╭──

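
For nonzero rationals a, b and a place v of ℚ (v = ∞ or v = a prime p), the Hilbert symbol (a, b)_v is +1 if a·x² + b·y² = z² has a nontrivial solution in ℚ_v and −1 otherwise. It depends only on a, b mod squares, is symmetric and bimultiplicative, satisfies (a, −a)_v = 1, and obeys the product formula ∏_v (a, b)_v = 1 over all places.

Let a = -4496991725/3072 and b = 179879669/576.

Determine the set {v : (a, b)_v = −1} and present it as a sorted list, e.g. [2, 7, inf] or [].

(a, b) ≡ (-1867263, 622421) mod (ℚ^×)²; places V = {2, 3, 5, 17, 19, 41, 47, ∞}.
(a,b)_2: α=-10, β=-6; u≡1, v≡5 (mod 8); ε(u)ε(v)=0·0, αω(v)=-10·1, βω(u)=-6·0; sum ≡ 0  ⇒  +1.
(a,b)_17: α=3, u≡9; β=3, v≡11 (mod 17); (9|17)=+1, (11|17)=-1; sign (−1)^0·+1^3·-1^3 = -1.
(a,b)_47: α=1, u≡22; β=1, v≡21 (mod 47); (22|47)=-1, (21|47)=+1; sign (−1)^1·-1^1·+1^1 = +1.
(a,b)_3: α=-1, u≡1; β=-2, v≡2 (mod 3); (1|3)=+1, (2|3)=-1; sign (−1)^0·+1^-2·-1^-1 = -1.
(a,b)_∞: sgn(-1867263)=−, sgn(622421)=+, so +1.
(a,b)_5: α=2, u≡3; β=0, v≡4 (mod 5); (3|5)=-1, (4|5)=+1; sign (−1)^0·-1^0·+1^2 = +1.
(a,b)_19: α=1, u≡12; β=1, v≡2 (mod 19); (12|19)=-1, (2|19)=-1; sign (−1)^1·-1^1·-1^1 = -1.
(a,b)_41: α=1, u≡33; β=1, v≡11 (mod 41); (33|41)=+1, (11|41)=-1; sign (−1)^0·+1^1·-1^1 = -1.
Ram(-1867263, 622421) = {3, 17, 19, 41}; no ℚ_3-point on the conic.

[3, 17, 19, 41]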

╰──
╭──

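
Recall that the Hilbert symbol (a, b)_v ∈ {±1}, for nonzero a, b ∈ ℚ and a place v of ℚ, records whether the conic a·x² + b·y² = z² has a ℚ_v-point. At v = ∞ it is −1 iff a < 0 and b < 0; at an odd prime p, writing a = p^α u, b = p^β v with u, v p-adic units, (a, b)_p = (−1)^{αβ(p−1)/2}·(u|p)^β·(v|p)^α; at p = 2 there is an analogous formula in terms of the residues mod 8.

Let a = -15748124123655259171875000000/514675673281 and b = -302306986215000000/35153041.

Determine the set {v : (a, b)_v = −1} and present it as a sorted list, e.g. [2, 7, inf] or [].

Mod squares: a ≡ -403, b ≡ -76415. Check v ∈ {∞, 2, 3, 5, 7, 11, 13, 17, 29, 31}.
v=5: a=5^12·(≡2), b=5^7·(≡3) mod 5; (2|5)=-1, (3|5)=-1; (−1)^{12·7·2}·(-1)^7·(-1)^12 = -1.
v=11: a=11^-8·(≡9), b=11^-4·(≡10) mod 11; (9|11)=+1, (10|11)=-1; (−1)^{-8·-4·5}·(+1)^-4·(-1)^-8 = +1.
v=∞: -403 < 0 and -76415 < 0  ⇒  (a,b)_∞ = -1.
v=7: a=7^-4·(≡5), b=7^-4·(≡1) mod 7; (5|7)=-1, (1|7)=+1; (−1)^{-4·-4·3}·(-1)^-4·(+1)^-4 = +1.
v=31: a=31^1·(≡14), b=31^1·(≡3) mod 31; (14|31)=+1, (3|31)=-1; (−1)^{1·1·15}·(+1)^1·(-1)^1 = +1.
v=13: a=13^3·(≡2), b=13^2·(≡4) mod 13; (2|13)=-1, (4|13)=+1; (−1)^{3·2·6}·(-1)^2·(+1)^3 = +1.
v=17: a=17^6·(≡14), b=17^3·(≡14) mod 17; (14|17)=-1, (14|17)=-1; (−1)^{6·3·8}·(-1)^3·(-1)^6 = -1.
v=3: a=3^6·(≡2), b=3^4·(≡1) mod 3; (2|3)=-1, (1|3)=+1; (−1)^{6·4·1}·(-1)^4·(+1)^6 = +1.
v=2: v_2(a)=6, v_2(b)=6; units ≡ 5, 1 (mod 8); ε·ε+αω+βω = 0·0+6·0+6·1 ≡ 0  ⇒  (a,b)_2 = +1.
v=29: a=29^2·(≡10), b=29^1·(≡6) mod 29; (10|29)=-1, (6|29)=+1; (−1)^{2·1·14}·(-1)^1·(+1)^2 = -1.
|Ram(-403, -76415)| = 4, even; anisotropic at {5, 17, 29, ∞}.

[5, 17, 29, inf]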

╰──

▸ **EXERCISE OBJECTIVE**
In the entries above, the lines between the one holding "For nonzero rationals" and the one holding "Let a = -4496991725/3072", inclusive, are to be printed exactly as written, and those alone.

▸ **OUTPUT**
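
For nonzero rationals a, b and a place v of ℚ (v = ∞ or v = a prime p), the Hilbert symbol (a, b)_v is +1 if a·x² + b·y² = z² has a nontrivial solution in ℚ_v and −1 otherwise. It depends only on a, b mod squares, is symmetric and bimultiplicative, satisfies (a, −a)_v = 1, and obeys the product formula ∏_v (a, b)_v = 1 over all places.

Let a = -4496991725/3072 and b = 179879669/576.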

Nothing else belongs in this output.